How to complete this task:
Give again, unaltered, the lines of the listing below that run from the line having "P7: [-2,3,-19]..[0,5,-14]" through the line having "N20: box=[1,16,-6]..[4,19,-1] leaf".

Materials provided:
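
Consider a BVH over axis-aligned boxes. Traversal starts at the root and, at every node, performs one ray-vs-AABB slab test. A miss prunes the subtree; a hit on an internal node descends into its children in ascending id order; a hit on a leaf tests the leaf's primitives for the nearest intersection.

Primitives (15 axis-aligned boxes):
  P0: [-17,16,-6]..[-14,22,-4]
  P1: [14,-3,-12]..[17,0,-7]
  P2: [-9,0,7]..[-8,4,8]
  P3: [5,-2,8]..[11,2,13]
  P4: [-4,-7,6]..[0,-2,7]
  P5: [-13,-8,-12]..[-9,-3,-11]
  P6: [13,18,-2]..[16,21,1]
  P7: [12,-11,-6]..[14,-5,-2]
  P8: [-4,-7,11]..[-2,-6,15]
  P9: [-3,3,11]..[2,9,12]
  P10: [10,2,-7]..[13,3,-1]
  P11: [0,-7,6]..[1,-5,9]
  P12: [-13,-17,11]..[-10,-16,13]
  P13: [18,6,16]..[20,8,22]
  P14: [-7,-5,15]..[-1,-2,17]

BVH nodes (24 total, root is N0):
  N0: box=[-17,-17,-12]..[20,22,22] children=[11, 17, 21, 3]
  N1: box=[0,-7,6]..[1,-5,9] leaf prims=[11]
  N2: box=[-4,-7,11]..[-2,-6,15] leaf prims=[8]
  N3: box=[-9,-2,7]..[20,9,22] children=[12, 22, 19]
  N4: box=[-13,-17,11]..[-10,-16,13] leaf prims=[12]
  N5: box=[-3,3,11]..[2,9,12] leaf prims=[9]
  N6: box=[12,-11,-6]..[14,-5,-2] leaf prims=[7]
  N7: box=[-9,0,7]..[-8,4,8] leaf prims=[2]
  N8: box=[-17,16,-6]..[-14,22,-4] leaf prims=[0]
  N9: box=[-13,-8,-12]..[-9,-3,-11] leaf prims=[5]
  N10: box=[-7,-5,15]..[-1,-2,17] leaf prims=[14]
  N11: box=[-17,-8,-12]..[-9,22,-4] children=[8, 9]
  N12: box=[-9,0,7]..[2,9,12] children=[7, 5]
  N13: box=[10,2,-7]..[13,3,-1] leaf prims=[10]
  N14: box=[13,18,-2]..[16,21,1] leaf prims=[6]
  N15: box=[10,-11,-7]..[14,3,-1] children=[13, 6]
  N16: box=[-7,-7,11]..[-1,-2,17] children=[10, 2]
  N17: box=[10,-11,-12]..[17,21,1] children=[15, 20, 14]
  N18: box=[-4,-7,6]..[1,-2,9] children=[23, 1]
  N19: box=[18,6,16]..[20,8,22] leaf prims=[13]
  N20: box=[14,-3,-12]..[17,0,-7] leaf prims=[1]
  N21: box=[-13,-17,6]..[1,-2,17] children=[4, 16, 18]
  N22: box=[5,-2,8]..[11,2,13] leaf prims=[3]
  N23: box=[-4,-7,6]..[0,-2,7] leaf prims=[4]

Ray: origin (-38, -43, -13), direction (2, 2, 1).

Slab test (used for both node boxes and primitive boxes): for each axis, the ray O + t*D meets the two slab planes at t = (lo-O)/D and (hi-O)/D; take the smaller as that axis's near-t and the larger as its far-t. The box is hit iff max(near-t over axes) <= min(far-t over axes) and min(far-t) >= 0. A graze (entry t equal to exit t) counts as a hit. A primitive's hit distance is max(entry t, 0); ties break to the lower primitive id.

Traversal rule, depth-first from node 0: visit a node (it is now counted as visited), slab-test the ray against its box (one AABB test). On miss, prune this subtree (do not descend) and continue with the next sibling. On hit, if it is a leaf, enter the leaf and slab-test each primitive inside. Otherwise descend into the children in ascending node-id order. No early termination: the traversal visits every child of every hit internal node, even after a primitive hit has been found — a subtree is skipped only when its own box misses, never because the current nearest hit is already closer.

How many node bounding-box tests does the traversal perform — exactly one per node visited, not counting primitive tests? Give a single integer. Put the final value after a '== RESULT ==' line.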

---

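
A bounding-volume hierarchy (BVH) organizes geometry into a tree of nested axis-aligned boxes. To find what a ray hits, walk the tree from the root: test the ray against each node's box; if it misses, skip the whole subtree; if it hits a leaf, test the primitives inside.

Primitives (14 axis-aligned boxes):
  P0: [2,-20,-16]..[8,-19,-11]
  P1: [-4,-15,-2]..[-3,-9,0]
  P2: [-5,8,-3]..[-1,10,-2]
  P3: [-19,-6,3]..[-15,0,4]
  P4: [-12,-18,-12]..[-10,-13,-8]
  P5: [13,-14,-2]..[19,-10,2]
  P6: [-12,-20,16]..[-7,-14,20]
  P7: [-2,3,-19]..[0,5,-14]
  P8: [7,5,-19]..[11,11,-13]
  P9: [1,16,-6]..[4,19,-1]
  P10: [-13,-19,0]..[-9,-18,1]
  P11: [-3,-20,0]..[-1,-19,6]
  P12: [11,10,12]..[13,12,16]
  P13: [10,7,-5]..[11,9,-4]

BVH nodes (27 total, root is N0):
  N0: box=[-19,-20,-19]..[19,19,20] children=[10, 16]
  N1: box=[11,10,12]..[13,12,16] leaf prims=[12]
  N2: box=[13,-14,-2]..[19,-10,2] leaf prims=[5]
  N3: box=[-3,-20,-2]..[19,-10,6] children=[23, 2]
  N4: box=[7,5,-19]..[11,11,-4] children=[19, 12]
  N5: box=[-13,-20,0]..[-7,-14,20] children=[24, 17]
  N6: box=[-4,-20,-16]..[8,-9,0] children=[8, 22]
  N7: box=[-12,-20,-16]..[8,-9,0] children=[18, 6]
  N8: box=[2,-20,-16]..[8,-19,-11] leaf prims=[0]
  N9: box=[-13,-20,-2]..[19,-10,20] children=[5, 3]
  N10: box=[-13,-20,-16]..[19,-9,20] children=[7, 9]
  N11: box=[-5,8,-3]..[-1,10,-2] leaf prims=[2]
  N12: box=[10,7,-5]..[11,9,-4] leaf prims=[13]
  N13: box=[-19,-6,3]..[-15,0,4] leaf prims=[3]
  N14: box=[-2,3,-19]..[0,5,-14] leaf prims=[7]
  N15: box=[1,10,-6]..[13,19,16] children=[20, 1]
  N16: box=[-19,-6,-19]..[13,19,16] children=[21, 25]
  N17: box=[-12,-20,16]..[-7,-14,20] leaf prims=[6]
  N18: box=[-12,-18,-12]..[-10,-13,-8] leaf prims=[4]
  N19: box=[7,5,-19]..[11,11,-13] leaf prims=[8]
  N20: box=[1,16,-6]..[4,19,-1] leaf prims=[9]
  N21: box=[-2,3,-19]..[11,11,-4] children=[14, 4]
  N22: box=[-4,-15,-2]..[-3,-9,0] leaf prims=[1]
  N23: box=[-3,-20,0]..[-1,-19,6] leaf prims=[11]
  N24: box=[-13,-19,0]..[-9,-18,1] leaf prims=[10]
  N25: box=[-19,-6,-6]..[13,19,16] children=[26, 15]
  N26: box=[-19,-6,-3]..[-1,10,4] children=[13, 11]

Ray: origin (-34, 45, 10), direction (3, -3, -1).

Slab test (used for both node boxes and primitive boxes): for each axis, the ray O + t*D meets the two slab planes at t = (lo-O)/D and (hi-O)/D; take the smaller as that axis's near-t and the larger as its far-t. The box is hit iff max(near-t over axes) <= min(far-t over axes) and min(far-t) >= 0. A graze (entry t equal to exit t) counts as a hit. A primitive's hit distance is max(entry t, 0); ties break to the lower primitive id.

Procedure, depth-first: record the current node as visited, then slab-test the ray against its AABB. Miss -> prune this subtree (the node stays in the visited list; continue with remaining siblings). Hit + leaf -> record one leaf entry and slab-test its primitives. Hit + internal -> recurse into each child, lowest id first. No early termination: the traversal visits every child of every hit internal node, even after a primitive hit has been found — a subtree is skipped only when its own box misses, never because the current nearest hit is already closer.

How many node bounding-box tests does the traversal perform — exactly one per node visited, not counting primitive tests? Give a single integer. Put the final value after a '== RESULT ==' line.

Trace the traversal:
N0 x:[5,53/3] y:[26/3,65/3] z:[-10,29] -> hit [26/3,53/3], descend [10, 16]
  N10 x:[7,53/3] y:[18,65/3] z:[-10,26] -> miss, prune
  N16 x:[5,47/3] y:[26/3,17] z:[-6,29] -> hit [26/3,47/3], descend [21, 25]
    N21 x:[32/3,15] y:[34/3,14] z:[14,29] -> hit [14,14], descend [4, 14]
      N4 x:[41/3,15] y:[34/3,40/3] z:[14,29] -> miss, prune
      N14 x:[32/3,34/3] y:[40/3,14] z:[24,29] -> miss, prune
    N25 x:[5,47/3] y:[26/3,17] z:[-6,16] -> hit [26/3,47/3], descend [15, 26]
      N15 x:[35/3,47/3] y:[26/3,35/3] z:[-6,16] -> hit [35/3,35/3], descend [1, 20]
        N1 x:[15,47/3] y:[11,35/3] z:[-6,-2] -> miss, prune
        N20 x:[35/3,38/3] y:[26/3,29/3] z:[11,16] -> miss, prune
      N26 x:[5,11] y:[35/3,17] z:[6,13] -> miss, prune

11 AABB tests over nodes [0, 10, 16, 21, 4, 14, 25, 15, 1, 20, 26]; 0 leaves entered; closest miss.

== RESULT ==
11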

Answer to this exercise:
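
  P7: [-2,3,-19]..[0,5,-14]
  P8: [7,5,-19]..[11,11,-13]
  P9: [1,16,-6]..[4,19,-1]
  P10: [-13,-19,0]..[-9,-18,1]
  P11: [-3,-20,0]..[-1,-19,6]
  P12: [11,10,12]..[13,12,16]
  P13: [10,7,-5]..[11,9,-4]

BVH nodes (27 total, root is N0):
  N0: box=[-19,-20,-19]..[19,19,20] children=[10, 16]
  N1: box=[11,10,12]..[13,12,16] leaf prims=[12]
  N2: box=[13,-14,-2]..[19,-10,2] leaf prims=[5]
  N3: box=[-3,-20,-2]..[19,-10,6] children=[23, 2]
  N4: box=[7,5,-19]..[11,11,-4] children=[19, 12]
  N5: box=[-13,-20,0]..[-7,-14,20] children=[24, 17]
  N6: box=[-4,-20,-16]..[8,-9,0] children=[8, 22]
  N7: box=[-12,-20,-16]..[8,-9,0] children=[18, 6]
  N8: box=[2,-20,-16]..[8,-19,-11] leaf prims=[0]
  N9: box=[-13,-20,-2]..[19,-10,20] children=[5, 3]
  N10: box=[-13,-20,-16]..[19,-9,20] children=[7, 9]
  N11: box=[-5,8,-3]..[-1,10,-2] leaf prims=[2]
  N12: box=[10,7,-5]..[11,9,-4] leaf prims=[13]
  N13: box=[-19,-6,3]..[-15,0,4] leaf prims=[3]
  N14: box=[-2,3,-19]..[0,5,-14] leaf prims=[7]
  N15: box=[1,10,-6]..[13,19,16] children=[20, 1]
  N16: box=[-19,-6,-19]..[13,19,16] children=[21, 25]
  N17: box=[-12,-20,16]..[-7,-14,20] leaf prims=[6]
  N18: box=[-12,-18,-12]..[-10,-13,-8] leaf prims=[4]
  N19: box=[7,5,-19]..[11,11,-13] leaf prims=[8]
  N20: box=[1,16,-6]..[4,19,-1] leaf prims=[9]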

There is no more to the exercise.